■ Task to carry out:
In the material below, find each line with the word "committed" and list it.

■ Data shown:

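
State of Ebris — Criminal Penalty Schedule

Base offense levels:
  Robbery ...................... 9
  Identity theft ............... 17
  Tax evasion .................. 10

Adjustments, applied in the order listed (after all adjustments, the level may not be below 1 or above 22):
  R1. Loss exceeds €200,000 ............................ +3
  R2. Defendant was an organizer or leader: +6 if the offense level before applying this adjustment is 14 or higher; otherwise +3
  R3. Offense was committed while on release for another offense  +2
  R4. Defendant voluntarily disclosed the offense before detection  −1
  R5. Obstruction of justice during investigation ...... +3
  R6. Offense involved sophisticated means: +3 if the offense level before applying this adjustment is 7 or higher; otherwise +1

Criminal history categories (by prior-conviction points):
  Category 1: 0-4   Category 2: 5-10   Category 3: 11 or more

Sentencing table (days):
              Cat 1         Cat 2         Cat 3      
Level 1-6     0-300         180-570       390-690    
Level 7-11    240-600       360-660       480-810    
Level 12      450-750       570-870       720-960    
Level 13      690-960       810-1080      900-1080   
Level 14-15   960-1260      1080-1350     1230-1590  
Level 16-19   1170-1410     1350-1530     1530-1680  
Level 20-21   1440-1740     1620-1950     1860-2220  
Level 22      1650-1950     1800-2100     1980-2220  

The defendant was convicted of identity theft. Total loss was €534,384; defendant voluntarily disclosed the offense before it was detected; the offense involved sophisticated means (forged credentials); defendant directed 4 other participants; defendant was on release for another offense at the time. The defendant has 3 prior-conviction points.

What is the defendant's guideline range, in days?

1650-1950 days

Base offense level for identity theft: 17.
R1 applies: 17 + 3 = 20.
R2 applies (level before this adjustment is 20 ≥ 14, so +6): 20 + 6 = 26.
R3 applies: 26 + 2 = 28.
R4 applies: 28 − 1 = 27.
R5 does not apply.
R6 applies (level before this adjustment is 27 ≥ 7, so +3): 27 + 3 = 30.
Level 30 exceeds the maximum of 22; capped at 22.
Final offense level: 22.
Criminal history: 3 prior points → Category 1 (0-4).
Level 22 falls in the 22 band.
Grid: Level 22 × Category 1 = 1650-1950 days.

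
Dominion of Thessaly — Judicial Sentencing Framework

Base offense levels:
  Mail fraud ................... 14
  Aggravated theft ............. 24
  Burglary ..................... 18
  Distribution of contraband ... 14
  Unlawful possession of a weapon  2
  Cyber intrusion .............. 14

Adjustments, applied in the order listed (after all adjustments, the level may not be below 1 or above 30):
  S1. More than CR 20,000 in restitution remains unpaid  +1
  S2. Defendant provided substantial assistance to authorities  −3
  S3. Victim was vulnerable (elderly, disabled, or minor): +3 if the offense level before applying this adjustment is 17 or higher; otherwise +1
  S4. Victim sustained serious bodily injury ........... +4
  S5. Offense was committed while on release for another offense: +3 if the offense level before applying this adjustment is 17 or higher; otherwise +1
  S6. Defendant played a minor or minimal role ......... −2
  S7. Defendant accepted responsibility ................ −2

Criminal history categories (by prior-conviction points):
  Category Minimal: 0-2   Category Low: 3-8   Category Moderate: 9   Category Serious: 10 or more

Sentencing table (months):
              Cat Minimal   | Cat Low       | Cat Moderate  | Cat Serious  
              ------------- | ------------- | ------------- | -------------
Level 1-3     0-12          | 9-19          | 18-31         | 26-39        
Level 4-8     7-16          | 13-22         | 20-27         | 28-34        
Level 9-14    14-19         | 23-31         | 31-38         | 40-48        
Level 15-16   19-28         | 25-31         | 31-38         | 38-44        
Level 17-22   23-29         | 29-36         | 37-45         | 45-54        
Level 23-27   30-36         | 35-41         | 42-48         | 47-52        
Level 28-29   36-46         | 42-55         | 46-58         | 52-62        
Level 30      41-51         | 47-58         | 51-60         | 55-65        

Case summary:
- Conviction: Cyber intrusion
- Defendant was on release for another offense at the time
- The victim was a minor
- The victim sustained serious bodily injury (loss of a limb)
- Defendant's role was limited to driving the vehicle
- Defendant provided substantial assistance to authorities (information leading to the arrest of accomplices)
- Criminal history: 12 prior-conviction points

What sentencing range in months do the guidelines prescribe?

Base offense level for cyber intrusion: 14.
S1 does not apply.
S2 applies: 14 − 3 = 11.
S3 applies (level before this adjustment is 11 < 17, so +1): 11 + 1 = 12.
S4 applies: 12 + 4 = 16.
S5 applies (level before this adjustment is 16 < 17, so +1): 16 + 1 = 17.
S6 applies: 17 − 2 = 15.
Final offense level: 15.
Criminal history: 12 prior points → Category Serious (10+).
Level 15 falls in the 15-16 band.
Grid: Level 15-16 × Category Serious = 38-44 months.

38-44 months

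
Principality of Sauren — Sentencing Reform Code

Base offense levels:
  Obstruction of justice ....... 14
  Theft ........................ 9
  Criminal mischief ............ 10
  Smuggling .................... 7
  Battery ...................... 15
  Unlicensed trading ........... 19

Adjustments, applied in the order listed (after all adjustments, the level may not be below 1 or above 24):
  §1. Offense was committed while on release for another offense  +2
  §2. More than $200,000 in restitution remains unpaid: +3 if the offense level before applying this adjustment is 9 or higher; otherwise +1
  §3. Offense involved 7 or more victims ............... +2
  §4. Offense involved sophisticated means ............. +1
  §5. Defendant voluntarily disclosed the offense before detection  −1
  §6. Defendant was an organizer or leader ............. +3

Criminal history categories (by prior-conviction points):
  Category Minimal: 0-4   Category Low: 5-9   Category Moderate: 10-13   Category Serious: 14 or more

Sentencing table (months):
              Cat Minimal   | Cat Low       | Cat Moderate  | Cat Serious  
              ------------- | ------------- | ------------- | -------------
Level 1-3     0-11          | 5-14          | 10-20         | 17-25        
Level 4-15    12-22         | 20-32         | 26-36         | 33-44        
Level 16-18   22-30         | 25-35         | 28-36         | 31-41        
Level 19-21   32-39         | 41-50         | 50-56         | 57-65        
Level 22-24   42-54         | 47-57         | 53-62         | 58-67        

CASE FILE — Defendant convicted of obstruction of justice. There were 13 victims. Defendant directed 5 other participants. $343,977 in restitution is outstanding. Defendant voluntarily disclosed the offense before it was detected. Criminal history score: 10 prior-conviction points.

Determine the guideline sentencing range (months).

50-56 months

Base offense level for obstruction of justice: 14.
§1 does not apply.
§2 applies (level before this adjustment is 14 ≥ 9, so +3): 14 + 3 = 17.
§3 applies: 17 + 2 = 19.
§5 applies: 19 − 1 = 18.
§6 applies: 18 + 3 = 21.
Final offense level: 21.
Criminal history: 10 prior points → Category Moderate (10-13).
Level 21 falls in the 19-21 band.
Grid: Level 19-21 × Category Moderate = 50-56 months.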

■ Response for this exercise:
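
  R3. Offense was committed while on release for another offense  +2
  S5. Offense was committed while on release for another offense: +3 if the offense level before applying this adjustment is 17 or higher; otherwise +1
  §1. Offense was committed while on release for another offense  +2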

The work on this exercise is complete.